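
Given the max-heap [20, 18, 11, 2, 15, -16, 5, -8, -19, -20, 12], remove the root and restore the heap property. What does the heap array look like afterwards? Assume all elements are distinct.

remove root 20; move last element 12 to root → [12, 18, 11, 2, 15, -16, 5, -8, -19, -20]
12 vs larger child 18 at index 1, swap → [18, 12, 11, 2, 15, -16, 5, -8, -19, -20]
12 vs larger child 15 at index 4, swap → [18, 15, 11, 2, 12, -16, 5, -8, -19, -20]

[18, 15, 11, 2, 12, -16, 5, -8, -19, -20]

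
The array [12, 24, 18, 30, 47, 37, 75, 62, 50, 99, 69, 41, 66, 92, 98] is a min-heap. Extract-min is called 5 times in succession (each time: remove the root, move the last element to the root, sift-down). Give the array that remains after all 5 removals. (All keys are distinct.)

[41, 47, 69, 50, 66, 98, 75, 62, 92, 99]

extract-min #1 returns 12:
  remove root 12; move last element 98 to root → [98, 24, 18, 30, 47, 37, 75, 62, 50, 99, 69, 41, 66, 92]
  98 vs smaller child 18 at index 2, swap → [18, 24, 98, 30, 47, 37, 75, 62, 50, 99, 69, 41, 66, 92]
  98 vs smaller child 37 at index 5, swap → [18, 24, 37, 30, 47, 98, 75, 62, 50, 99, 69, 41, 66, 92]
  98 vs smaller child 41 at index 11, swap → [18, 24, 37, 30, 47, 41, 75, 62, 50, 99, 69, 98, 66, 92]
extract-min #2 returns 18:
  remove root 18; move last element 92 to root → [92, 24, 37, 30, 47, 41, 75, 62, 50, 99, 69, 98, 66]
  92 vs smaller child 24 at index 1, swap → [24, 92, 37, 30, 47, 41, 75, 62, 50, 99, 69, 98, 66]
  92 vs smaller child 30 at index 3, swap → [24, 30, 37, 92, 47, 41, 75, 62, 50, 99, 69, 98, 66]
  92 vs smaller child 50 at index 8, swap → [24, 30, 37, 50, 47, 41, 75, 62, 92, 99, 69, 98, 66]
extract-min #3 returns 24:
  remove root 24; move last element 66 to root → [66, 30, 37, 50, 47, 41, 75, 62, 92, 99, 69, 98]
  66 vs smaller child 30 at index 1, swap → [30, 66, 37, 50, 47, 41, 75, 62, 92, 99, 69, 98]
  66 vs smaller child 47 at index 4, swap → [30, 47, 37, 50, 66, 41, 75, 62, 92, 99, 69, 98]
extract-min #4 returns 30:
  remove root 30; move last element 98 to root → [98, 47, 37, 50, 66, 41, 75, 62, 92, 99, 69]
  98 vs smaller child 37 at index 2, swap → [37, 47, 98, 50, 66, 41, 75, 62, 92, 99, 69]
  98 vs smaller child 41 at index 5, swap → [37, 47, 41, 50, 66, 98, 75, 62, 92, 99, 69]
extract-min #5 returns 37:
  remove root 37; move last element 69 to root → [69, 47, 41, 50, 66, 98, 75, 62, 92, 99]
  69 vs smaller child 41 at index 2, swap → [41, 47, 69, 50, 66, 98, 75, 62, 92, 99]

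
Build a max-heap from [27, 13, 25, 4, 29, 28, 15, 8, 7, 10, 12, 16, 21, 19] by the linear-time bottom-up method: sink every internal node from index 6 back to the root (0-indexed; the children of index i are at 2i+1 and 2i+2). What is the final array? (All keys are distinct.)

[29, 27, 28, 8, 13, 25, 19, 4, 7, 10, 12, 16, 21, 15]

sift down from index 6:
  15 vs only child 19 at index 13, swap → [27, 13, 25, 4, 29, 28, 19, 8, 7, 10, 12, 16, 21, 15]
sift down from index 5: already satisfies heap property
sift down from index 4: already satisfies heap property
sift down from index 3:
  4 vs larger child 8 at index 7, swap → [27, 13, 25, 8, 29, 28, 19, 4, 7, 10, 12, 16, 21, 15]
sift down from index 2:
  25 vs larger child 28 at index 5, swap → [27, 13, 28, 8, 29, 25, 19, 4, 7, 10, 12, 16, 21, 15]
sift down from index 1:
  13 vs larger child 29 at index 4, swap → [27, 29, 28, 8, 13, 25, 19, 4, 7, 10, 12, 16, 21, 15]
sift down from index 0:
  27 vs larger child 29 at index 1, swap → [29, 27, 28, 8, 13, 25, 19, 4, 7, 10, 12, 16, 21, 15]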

EXERCISE PROMPT:
The answer must be all of the entries, restated exactly.

ANSWER BELOW:
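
Given the max-heap [20, 18, 11, 2, 15, -16, 5, -8, -19, -20, 12], remove the root and restore the heap property. What does the heap array look like afterwards? Assume all elements are distinct.

remove root 20; move last element 12 to root → [12, 18, 11, 2, 15, -16, 5, -8, -19, -20]
12 vs larger child 18 at index 1, swap → [18, 12, 11, 2, 15, -16, 5, -8, -19, -20]
12 vs larger child 15 at index 4, swap → [18, 15, 11, 2, 12, -16, 5, -8, -19, -20]

[18, 15, 11, 2, 12, -16, 5, -8, -19, -20]

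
The array [12, 24, 18, 30, 47, 37, 75, 62, 50, 99, 69, 41, 66, 92, 98] is a min-heap. Extract-min is called 5 times in succession (each time: remove the root, move the last element to the root, sift-down). Give the array that remains after all 5 removals. (All keys are distinct.)

[41, 47, 69, 50, 66, 98, 75, 62, 92, 99]

extract-min #1 returns 12:
  remove root 12; move last element 98 to root → [98, 24, 18, 30, 47, 37, 75, 62, 50, 99, 69, 41, 66, 92]
  98 vs smaller child 18 at index 2, swap → [18, 24, 98, 30, 47, 37, 75, 62, 50, 99, 69, 41, 66, 92]
  98 vs smaller child 37 at index 5, swap → [18, 24, 37, 30, 47, 98, 75, 62, 50, 99, 69, 41, 66, 92]
  98 vs smaller child 41 at index 11, swap → [18, 24, 37, 30, 47, 41, 75, 62, 50, 99, 69, 98, 66, 92]
extract-min #2 returns 18:
  remove root 18; move last element 92 to root → [92, 24, 37, 30, 47, 41, 75, 62, 50, 99, 69, 98, 66]
  92 vs smaller child 24 at index 1, swap → [24, 92, 37, 30, 47, 41, 75, 62, 50, 99, 69, 98, 66]
  92 vs smaller child 30 at index 3, swap → [24, 30, 37, 92, 47, 41, 75, 62, 50, 99, 69, 98, 66]
  92 vs smaller child 50 at index 8, swap → [24, 30, 37, 50, 47, 41, 75, 62, 92, 99, 69, 98, 66]
extract-min #3 returns 24:
  remove root 24; move last element 66 to root → [66, 30, 37, 50, 47, 41, 75, 62, 92, 99, 69, 98]
  66 vs smaller child 30 at index 1, swap → [30, 66, 37, 50, 47, 41, 75, 62, 92, 99, 69, 98]
  66 vs smaller child 47 at index 4, swap → [30, 47, 37, 50, 66, 41, 75, 62, 92, 99, 69, 98]
extract-min #4 returns 30:
  remove root 30; move last element 98 to root → [98, 47, 37, 50, 66, 41, 75, 62, 92, 99, 69]
  98 vs smaller child 37 at index 2, swap → [37, 47, 98, 50, 66, 41, 75, 62, 92, 99, 69]
  98 vs smaller child 41 at index 5, swap → [37, 47, 41, 50, 66, 98, 75, 62, 92, 99, 69]
extract-min #5 returns 37:
  remove root 37; move last element 69 to root → [69, 47, 41, 50, 66, 98, 75, 62, 92, 99]
  69 vs smaller child 41 at index 2, swap → [41, 47, 69, 50, 66, 98, 75, 62, 92, 99]

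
Build a max-heap from [27, 13, 25, 4, 29, 28, 15, 8, 7, 10, 12, 16, 21, 19] by the linear-time bottom-up method: sink every internal node from index 6 back to the root (0-indexed; the children of index i are at 2i+1 and 2i+2). What is the final array? (All keys are distinct.)

[29, 27, 28, 8, 13, 25, 19, 4, 7, 10, 12, 16, 21, 15]

sift down from index 6:
  15 vs only child 19 at index 13, swap → [27, 13, 25, 4, 29, 28, 19, 8, 7, 10, 12, 16, 21, 15]
sift down from index 5: already satisfies heap property
sift down from index 4: already satisfies heap property
sift down from index 3:
  4 vs larger child 8 at index 7, swap → [27, 13, 25, 8, 29, 28, 19, 4, 7, 10, 12, 16, 21, 15]
sift down from index 2:
  25 vs larger child 28 at index 5, swap → [27, 13, 28, 8, 29, 25, 19, 4, 7, 10, 12, 16, 21, 15]
sift down from index 1:
  13 vs larger child 29 at index 4, swap → [27, 29, 28, 8, 13, 25, 19, 4, 7, 10, 12, 16, 21, 15]
sift down from index 0:
  27 vs larger child 29 at index 1, swap → [29, 27, 28, 8, 13, 25, 19, 4, 7, 10, 12, 16, 21, 15]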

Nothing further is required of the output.